Collected data entries >>
* * *

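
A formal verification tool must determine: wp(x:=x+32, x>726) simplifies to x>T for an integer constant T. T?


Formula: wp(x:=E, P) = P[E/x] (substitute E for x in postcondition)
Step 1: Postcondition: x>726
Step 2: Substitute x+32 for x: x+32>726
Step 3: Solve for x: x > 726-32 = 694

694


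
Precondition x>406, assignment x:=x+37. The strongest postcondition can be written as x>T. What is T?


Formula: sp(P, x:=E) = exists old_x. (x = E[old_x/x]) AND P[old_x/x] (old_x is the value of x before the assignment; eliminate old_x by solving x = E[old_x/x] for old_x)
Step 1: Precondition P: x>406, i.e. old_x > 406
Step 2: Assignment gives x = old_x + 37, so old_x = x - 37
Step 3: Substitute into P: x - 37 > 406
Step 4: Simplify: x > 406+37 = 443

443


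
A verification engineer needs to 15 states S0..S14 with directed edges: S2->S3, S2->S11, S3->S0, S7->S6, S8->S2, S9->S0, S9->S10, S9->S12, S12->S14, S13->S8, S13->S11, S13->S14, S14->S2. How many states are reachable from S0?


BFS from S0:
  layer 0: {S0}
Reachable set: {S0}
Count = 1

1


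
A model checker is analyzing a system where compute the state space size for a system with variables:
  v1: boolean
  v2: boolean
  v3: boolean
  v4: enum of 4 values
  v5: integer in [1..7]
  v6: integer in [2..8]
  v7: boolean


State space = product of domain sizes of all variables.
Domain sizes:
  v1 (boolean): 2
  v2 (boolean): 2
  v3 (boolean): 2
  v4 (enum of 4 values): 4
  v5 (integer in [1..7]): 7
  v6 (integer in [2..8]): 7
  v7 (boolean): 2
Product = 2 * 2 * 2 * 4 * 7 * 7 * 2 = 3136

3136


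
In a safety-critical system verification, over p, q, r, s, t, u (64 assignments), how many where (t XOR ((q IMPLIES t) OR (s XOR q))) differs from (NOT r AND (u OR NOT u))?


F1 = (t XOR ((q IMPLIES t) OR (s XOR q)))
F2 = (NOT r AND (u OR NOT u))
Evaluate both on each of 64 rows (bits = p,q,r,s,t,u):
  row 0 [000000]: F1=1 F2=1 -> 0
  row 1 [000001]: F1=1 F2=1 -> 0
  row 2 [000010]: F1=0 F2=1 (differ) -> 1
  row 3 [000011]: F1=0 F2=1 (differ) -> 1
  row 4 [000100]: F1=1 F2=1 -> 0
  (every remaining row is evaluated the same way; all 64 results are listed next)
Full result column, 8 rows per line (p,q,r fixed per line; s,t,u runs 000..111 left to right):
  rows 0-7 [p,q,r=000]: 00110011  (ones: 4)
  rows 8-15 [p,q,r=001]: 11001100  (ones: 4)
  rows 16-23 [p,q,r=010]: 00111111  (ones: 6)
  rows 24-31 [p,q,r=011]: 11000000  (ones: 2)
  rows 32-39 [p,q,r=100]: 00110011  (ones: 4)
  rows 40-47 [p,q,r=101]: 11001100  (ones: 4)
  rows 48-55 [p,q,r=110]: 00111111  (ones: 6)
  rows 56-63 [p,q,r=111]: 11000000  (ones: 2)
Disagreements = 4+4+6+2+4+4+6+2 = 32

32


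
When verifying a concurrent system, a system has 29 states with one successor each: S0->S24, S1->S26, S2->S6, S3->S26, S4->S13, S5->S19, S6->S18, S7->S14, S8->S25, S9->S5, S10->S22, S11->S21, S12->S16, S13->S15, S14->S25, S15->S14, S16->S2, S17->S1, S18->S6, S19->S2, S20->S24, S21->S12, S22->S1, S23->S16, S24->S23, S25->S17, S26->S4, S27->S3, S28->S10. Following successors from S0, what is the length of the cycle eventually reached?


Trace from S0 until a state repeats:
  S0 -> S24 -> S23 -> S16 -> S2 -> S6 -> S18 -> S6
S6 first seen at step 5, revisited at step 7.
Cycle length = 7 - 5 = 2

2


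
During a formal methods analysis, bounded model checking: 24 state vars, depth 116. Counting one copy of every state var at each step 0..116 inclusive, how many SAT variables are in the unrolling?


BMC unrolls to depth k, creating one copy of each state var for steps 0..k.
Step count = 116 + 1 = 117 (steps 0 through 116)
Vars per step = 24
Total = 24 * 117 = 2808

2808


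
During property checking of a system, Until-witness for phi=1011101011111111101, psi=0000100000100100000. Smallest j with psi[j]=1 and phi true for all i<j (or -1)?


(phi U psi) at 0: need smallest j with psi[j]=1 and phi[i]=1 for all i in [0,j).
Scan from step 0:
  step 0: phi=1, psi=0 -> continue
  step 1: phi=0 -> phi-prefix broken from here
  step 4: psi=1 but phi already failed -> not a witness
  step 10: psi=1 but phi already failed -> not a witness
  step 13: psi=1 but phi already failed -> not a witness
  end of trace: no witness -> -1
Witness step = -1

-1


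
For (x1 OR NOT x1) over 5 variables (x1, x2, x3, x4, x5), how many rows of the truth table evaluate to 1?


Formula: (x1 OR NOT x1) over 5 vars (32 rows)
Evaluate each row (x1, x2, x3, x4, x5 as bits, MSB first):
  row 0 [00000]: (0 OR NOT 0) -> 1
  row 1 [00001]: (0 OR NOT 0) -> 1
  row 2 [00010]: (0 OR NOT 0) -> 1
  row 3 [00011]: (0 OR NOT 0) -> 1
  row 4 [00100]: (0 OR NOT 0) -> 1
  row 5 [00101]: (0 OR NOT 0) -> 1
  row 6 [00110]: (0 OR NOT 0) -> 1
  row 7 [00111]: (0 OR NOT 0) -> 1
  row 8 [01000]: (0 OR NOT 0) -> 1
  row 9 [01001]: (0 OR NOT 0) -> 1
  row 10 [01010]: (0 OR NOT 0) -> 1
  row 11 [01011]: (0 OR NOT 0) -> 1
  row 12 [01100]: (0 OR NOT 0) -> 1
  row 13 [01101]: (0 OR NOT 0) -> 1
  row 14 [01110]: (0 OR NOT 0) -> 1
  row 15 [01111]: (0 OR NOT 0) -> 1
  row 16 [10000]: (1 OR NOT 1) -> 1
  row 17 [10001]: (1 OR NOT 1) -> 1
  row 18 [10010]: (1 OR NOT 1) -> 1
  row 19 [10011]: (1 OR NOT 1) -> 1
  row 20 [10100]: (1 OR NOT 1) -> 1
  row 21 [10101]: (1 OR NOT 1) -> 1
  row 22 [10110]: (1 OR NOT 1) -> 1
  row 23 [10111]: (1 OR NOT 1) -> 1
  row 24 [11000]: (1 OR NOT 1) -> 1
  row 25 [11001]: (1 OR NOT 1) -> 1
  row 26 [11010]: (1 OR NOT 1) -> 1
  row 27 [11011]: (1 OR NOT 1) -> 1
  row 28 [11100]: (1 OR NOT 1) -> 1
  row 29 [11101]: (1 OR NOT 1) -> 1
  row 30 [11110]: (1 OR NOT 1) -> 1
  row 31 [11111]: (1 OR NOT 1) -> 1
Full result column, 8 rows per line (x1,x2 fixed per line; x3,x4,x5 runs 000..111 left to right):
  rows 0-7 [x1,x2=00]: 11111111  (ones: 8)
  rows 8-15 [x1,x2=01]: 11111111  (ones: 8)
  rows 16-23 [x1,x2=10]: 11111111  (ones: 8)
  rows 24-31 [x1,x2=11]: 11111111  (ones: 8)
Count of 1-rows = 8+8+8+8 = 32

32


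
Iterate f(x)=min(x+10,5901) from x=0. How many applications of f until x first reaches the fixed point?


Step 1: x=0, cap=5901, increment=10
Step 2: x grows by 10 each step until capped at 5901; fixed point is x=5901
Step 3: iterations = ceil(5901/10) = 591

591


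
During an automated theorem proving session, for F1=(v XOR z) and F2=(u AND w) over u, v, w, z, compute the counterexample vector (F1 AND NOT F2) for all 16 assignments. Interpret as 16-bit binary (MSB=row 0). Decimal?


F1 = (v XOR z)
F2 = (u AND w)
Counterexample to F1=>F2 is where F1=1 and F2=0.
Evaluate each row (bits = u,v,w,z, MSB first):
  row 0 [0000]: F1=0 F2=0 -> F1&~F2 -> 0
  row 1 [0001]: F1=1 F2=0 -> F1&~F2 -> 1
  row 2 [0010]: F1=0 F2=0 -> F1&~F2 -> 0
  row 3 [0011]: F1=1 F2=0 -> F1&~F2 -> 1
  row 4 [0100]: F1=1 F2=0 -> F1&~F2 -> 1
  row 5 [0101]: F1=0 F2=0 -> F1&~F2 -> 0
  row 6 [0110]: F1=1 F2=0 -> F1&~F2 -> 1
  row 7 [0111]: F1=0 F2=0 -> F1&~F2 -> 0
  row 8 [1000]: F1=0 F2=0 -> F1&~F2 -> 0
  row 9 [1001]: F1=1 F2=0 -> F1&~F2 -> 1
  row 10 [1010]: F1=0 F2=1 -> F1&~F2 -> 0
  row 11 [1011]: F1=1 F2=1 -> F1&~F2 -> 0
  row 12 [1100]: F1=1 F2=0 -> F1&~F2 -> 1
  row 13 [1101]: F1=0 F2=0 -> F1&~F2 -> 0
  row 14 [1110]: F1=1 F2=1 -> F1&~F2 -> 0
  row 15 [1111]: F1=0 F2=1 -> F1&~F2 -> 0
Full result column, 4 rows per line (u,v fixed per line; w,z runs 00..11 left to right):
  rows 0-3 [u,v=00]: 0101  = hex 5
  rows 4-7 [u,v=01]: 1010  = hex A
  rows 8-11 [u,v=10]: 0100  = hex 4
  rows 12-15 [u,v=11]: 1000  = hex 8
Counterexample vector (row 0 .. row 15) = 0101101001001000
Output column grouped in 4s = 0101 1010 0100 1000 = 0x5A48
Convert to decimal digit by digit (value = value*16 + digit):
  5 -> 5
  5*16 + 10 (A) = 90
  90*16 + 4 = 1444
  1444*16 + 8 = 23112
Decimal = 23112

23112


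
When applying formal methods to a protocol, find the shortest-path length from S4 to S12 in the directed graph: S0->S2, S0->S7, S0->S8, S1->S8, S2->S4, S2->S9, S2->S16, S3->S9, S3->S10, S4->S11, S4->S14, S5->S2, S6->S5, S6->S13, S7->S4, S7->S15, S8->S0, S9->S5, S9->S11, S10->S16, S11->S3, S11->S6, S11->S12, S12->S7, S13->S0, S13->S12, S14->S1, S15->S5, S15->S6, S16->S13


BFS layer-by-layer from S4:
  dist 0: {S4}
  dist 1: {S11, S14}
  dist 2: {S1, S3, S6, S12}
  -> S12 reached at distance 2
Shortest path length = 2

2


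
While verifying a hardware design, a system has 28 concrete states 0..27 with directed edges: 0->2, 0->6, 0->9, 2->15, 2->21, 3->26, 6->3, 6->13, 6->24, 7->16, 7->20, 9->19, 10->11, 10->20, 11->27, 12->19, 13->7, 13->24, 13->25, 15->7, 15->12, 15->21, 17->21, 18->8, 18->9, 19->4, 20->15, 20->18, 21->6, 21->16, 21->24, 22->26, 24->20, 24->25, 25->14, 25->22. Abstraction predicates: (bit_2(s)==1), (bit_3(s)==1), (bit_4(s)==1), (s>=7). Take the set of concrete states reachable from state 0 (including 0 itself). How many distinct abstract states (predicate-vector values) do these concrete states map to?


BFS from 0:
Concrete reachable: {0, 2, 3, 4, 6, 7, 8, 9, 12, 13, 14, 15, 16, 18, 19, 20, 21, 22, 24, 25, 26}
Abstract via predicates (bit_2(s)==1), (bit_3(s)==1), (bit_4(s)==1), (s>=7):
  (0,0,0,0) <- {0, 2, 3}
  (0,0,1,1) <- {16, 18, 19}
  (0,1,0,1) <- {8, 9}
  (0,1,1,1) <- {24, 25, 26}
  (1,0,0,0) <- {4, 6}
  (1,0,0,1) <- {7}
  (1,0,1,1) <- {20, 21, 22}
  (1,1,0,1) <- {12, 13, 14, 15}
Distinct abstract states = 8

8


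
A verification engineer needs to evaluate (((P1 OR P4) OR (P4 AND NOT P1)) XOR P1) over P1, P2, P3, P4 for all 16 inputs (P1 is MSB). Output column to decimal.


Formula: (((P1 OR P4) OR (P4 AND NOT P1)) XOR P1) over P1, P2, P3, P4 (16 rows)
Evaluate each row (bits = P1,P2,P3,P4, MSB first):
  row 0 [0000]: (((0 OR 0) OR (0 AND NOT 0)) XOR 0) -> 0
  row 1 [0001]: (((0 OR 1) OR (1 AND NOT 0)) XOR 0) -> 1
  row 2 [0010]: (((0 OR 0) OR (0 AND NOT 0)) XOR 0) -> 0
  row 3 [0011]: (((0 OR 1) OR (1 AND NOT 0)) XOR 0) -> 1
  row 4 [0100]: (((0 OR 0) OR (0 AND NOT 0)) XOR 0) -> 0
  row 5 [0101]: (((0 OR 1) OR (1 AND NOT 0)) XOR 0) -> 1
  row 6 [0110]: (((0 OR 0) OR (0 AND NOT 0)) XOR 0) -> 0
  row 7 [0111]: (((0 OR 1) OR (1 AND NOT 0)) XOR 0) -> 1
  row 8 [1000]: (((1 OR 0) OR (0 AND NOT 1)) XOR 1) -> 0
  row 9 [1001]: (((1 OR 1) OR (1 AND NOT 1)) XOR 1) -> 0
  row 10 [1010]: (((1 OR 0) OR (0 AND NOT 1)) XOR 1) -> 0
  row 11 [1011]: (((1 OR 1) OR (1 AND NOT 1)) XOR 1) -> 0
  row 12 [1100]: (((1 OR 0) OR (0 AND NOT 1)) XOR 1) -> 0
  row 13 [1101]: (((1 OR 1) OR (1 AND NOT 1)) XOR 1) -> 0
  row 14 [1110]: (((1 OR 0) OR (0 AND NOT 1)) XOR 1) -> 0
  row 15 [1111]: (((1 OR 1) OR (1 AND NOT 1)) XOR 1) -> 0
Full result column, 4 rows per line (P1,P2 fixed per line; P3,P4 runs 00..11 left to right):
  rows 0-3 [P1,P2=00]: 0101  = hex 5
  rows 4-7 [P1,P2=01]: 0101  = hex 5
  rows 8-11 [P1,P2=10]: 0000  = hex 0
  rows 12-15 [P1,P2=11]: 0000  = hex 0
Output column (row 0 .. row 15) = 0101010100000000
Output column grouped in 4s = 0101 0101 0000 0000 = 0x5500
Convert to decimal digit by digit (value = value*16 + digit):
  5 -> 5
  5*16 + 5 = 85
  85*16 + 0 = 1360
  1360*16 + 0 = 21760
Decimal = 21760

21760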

* * *

Work instruction >> Above are the records; from them, give again exactly the lines from the one containing "A model checker" through the one containing "v6: integer in [2..8]", both included.

Response below >>
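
A model checker is analyzing a system where compute the state space size for a system with variables:
  v1: boolean
  v2: boolean
  v3: boolean
  v4: enum of 4 values
  v5: integer in [1..7]
  v6: integer in [2..8]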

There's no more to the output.